From the data below, repeat exactly the lines from the line with "What is -37410 + 53*(-3649)?" to the line with "Answer: -408965/4914 ≈ -83.224", both included.

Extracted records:
####################
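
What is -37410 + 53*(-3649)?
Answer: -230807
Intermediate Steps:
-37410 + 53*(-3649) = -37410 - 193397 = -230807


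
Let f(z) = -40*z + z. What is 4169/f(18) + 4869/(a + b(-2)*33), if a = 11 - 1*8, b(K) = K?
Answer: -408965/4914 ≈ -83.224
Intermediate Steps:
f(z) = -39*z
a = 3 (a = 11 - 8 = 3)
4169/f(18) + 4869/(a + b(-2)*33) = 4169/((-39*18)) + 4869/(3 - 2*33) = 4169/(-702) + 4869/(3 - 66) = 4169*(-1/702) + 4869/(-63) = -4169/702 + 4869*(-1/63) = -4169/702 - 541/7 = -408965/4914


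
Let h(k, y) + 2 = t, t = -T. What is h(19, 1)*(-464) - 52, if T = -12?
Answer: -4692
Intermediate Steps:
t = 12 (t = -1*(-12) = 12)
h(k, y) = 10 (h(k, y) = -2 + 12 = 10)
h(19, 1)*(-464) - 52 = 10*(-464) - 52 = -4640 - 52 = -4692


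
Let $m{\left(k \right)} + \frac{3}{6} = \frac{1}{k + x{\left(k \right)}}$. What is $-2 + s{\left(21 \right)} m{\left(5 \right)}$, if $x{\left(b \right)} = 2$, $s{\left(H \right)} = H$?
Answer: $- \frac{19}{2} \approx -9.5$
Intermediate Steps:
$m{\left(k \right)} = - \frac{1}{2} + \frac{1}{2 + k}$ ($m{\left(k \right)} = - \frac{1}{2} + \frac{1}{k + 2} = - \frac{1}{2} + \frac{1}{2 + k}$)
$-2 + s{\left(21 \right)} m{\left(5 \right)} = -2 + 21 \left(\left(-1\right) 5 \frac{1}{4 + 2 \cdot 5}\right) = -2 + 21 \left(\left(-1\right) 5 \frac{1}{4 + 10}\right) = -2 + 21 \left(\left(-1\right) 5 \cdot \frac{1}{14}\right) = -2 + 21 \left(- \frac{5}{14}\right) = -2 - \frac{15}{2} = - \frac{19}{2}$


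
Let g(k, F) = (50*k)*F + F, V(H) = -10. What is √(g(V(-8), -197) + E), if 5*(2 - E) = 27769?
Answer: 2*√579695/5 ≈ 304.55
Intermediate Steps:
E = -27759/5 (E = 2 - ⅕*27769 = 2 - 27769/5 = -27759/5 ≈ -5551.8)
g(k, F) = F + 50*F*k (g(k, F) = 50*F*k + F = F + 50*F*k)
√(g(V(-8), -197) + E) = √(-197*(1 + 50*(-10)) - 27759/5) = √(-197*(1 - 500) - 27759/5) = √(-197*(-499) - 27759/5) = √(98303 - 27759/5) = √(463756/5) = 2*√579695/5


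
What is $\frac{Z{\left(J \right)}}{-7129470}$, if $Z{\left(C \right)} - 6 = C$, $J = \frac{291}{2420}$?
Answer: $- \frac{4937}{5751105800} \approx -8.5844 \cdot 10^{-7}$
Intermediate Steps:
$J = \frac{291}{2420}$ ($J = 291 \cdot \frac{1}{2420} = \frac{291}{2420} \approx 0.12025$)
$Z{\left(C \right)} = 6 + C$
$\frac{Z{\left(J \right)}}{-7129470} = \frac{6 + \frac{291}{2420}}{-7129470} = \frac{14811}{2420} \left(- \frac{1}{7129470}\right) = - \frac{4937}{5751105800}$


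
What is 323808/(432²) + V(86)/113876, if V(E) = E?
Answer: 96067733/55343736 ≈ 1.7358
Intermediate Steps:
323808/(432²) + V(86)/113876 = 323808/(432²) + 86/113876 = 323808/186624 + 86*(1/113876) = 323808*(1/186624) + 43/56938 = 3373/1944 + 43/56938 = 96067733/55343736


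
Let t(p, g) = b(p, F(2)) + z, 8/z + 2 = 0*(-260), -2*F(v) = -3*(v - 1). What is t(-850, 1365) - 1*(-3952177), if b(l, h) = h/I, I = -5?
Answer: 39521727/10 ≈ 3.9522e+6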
####################
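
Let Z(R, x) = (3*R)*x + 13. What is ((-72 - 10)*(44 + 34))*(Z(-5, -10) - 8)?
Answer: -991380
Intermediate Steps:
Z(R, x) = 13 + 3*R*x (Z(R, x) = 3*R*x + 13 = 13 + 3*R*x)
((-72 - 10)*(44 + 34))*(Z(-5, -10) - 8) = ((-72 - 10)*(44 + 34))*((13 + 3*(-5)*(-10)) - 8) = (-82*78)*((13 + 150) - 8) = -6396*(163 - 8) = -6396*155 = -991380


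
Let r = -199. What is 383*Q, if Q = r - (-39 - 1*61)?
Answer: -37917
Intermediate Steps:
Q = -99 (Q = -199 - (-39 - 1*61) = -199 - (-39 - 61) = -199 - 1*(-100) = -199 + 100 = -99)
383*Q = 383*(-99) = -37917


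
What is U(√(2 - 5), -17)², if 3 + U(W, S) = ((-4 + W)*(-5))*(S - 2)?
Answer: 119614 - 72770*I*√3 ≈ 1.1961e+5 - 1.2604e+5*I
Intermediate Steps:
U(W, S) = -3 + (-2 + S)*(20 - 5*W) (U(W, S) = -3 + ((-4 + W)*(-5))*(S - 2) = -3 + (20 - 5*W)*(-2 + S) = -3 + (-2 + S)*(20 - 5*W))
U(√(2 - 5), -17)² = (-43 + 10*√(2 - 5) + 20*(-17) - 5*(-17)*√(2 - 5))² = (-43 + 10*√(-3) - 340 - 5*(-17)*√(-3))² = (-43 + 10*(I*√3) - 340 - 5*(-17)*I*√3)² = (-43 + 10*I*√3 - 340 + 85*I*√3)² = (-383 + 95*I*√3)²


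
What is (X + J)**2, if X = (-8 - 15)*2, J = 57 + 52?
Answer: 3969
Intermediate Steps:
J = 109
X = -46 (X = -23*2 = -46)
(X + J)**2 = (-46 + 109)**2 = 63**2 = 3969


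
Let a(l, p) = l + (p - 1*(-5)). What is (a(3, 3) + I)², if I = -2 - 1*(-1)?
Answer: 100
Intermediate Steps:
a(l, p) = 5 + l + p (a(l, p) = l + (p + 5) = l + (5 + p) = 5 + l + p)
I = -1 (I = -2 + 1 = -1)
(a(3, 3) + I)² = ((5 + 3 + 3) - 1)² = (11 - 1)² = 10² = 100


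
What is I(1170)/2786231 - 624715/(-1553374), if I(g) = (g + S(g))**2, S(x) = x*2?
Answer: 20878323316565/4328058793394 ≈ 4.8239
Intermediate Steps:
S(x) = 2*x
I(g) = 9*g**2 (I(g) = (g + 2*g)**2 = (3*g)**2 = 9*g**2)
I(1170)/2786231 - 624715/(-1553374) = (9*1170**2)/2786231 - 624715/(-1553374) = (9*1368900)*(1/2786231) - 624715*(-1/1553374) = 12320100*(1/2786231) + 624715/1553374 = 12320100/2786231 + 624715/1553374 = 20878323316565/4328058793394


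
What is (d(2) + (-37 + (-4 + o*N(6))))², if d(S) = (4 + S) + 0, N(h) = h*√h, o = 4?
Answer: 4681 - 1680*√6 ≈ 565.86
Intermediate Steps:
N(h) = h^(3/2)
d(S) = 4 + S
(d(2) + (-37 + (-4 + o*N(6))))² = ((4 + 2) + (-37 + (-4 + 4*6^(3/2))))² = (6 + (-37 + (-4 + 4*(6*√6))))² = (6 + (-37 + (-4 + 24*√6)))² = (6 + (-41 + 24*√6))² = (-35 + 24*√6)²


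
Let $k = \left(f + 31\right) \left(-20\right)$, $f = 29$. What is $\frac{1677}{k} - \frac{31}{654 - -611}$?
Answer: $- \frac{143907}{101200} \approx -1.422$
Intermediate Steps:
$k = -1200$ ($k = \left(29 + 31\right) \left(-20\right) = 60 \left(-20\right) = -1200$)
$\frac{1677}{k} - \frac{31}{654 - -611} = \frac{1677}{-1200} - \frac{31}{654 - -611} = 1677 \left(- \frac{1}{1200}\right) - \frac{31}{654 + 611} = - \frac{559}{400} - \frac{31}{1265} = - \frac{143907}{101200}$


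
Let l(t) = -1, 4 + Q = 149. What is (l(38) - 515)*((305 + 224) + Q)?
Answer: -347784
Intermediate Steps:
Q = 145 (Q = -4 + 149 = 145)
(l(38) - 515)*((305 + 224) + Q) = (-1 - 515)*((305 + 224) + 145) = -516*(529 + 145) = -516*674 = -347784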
####################
* [Your response]
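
What is -37410 + 53*(-3649)?
Answer: -230807
Intermediate Steps:
-37410 + 53*(-3649) = -37410 - 193397 = -230807


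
Let f(z) = -40*z + z. What is 4169/f(18) + 4869/(a + b(-2)*33), if a = 11 - 1*8, b(K) = K?
Answer: -408965/4914 ≈ -83.224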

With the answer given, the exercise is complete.